> _Data_
"""
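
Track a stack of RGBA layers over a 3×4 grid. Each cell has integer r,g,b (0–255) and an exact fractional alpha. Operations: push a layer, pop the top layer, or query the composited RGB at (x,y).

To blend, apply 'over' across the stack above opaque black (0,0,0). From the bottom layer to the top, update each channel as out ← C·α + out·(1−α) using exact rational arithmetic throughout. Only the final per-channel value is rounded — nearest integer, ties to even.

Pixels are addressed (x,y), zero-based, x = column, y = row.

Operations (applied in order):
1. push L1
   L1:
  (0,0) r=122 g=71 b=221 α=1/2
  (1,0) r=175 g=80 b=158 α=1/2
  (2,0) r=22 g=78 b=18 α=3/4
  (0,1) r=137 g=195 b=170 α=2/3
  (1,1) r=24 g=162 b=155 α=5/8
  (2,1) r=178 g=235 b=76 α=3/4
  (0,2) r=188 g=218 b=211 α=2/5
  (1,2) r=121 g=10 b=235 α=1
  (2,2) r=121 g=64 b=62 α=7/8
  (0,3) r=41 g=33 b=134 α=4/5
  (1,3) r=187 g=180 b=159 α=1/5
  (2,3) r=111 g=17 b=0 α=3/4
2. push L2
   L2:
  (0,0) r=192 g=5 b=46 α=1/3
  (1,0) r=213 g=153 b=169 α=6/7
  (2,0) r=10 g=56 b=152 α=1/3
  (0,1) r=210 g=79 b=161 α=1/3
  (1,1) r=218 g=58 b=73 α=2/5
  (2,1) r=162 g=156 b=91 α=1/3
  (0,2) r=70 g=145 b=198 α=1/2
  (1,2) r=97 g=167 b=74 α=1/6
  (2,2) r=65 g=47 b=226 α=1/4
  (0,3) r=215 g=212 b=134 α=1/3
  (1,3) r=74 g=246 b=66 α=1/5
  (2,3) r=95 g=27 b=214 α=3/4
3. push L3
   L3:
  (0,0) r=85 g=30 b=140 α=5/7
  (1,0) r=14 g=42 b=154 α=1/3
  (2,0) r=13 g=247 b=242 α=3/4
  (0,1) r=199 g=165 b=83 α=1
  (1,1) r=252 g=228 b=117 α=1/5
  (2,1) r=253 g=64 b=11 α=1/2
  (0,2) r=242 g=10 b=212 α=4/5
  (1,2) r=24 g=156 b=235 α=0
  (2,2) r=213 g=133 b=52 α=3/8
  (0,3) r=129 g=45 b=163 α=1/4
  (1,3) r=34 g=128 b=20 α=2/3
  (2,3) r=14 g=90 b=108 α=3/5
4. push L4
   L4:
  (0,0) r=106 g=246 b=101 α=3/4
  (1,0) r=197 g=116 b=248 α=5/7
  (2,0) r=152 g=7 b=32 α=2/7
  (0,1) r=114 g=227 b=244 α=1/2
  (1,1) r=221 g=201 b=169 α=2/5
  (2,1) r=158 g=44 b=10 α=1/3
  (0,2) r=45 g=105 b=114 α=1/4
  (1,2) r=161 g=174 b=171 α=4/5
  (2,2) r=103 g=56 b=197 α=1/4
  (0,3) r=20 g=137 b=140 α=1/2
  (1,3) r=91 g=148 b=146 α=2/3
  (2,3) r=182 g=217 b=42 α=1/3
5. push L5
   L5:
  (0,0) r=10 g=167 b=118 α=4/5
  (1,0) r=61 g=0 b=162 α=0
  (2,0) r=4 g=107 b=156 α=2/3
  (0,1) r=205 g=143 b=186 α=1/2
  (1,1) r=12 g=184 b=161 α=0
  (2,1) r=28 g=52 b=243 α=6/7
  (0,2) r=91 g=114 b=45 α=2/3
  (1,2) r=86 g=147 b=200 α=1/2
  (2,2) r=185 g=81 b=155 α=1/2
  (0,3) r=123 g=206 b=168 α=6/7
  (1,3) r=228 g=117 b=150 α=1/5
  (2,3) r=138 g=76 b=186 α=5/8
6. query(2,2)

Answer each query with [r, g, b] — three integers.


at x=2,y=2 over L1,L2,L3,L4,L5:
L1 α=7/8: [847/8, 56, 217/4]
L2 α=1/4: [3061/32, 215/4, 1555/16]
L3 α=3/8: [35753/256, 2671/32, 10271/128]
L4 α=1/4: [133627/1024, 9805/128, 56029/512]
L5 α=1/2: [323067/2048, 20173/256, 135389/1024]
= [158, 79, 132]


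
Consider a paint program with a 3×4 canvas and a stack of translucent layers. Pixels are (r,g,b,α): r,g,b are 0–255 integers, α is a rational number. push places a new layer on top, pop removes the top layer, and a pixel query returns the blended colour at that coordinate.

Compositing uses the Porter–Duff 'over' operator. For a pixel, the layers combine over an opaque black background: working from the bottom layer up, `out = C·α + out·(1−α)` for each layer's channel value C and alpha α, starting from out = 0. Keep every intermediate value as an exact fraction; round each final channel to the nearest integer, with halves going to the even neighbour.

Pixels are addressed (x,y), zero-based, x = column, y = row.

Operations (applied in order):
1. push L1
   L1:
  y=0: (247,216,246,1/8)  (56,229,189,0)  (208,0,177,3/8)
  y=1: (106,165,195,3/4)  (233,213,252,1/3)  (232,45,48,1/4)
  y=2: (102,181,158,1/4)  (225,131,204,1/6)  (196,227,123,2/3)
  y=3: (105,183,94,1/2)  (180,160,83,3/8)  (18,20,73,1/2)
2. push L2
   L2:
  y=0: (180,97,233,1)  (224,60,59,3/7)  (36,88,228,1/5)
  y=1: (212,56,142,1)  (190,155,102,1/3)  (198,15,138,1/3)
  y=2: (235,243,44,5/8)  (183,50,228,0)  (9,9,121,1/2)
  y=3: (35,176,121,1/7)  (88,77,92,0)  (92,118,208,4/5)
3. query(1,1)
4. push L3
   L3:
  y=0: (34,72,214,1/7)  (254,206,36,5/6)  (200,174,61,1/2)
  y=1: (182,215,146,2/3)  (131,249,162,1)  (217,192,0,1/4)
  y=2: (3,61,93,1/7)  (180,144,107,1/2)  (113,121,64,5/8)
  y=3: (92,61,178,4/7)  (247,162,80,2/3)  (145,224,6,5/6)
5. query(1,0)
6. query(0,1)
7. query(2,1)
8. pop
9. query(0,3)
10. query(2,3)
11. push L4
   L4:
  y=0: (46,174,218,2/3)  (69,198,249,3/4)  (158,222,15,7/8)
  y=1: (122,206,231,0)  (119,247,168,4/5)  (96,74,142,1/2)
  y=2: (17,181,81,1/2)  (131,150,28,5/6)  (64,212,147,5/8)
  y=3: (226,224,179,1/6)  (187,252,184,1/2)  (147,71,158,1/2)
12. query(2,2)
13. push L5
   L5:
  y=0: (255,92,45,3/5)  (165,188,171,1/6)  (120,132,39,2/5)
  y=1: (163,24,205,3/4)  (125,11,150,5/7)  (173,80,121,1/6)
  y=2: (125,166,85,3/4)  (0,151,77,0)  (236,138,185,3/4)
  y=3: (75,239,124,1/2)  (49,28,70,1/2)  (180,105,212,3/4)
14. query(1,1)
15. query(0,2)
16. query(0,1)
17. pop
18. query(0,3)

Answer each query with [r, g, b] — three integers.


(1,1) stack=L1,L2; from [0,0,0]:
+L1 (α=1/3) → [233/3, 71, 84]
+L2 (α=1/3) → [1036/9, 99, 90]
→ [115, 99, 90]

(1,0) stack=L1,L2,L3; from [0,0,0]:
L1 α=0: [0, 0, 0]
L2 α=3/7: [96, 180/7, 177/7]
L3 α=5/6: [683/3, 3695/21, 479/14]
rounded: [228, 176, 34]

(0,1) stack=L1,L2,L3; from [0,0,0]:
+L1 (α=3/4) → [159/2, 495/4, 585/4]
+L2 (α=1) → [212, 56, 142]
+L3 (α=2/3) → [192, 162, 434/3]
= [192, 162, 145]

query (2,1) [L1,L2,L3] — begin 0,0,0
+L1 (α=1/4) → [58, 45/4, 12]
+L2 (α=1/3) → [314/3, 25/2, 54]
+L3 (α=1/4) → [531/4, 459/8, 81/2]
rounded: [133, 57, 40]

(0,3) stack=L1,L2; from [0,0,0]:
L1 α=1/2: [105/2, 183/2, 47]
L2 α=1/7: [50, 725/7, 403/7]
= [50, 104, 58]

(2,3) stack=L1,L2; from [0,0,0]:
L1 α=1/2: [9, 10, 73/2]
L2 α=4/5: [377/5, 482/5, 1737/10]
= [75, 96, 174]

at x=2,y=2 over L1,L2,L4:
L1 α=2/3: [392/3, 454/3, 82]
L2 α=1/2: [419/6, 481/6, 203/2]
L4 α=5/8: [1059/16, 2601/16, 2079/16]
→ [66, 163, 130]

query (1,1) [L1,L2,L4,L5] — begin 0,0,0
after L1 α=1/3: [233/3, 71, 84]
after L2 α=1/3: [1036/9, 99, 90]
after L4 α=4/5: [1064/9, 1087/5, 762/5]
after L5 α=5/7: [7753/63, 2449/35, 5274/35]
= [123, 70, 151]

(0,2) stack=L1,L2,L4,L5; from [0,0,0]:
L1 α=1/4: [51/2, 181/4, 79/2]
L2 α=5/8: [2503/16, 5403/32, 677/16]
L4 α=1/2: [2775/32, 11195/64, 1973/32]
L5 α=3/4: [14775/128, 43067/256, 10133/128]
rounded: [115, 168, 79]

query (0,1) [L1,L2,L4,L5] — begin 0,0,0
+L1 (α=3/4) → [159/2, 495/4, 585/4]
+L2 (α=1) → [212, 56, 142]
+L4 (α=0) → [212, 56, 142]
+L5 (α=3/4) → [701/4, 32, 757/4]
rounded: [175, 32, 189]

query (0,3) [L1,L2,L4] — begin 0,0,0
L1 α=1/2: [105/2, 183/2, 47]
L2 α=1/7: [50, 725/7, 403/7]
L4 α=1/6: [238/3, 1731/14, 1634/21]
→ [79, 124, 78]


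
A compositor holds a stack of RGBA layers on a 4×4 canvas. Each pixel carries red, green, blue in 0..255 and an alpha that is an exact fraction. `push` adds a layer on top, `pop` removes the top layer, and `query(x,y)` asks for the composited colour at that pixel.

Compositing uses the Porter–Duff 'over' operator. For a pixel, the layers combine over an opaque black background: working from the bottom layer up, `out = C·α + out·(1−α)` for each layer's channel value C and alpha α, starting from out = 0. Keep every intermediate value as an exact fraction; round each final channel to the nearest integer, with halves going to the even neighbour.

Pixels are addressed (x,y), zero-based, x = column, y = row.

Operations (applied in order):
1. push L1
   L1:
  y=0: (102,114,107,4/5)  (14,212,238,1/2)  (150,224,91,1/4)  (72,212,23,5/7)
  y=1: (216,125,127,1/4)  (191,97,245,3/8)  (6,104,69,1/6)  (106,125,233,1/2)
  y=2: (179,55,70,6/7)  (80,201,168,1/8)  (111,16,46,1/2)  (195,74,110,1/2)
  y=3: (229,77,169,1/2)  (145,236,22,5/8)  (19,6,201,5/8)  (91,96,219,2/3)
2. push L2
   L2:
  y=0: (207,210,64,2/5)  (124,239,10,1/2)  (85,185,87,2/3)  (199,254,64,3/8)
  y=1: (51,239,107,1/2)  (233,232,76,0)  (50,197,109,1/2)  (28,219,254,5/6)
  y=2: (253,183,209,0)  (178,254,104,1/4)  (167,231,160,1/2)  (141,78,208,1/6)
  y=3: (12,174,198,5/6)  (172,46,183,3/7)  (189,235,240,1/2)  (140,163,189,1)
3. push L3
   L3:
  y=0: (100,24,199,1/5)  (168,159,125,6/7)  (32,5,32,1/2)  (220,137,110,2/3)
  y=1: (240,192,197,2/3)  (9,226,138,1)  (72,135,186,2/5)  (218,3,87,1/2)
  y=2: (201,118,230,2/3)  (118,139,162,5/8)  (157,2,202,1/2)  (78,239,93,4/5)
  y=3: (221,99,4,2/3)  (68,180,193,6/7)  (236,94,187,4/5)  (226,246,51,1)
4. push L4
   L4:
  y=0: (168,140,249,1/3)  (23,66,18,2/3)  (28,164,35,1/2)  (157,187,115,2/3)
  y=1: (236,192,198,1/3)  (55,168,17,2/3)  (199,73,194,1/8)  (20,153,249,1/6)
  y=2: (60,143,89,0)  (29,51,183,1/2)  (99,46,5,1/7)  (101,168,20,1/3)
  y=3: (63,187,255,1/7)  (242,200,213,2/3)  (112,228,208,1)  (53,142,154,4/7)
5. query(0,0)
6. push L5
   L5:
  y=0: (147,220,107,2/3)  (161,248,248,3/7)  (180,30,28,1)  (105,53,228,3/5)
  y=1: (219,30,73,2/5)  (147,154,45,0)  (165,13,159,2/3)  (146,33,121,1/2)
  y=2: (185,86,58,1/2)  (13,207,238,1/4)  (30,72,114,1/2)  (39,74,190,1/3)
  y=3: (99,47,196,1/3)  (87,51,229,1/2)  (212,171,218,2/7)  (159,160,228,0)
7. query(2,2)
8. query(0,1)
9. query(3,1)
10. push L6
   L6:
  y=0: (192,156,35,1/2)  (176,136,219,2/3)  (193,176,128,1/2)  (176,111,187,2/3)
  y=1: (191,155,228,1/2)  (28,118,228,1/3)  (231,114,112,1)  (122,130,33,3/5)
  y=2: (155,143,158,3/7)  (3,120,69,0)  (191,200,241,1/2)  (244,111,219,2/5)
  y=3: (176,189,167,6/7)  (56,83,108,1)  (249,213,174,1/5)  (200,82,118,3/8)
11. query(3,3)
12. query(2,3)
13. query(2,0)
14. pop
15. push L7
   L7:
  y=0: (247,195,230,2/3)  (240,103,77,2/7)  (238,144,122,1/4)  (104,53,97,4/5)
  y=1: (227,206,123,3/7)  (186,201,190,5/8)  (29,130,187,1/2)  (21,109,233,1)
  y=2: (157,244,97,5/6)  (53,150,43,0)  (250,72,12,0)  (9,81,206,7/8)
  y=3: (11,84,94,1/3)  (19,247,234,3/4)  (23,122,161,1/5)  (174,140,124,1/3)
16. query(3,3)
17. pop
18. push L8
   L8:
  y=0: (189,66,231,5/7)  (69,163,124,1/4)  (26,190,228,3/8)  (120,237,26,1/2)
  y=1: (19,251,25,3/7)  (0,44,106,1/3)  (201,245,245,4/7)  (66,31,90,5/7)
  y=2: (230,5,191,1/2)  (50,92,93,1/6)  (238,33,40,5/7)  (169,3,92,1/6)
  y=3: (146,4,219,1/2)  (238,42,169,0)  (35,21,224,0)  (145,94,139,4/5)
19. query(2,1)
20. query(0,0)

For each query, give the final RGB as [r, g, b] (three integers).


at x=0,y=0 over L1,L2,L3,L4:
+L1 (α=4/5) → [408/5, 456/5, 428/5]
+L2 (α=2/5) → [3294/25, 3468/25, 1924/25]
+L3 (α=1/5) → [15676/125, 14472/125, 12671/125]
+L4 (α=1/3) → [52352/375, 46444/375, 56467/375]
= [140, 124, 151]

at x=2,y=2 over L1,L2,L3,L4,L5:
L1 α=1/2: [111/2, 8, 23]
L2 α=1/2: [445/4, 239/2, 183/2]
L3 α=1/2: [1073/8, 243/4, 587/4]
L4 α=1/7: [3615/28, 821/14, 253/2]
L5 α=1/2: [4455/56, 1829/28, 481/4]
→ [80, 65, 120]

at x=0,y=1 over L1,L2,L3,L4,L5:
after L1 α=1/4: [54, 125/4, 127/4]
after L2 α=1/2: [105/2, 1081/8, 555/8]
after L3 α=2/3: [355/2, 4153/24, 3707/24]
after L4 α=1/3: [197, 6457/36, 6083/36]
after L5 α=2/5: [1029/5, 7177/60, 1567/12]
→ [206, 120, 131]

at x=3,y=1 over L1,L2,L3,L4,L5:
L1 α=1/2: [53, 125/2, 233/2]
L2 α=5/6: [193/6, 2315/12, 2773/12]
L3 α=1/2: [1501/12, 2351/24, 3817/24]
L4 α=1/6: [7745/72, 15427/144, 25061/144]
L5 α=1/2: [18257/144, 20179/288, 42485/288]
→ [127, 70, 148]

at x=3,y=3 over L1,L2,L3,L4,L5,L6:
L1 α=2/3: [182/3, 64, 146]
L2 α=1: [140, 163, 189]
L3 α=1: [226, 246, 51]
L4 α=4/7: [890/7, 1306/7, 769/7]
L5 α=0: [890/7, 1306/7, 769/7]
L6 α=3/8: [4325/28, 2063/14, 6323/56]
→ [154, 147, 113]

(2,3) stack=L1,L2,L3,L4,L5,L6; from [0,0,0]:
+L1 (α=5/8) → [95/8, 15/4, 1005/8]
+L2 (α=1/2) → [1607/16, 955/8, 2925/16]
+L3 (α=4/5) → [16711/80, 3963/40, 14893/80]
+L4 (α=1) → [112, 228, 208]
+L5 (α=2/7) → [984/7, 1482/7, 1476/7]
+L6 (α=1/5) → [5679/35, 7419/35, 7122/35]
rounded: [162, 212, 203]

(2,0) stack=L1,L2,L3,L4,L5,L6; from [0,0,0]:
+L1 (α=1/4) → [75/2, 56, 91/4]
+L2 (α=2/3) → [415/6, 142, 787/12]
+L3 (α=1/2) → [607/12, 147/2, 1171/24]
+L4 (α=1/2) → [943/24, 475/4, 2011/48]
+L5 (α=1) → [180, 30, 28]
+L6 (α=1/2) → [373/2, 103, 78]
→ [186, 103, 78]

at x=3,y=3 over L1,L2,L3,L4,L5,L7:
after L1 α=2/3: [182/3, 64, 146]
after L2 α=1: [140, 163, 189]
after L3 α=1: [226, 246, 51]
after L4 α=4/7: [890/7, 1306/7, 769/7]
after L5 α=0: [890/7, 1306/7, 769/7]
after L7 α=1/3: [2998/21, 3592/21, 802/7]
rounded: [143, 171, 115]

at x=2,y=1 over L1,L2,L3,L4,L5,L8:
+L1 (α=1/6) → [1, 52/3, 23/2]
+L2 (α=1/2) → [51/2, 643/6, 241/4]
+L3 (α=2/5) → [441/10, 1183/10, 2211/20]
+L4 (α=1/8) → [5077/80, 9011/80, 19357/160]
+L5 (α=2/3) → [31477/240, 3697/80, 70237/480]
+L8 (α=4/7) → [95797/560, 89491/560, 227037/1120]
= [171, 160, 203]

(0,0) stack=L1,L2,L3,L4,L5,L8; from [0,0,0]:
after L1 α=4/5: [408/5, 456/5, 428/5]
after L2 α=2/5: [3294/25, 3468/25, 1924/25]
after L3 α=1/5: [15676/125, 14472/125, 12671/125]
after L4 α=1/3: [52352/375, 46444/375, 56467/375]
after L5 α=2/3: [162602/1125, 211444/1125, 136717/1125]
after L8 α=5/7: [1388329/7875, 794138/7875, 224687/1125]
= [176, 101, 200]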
"""
> _Task details_
Using the entries shown above, reproduce verbatim the lines from the line bearing "12. query(2,2)" to the line bearing "18. query(0,3)", inclusive.

> _Task response_
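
12. query(2,2)
13. push L5
   L5:
  y=0: (255,92,45,3/5)  (165,188,171,1/6)  (120,132,39,2/5)
  y=1: (163,24,205,3/4)  (125,11,150,5/7)  (173,80,121,1/6)
  y=2: (125,166,85,3/4)  (0,151,77,0)  (236,138,185,3/4)
  y=3: (75,239,124,1/2)  (49,28,70,1/2)  (180,105,212,3/4)
14. query(1,1)
15. query(0,2)
16. query(0,1)
17. pop
18. query(0,3)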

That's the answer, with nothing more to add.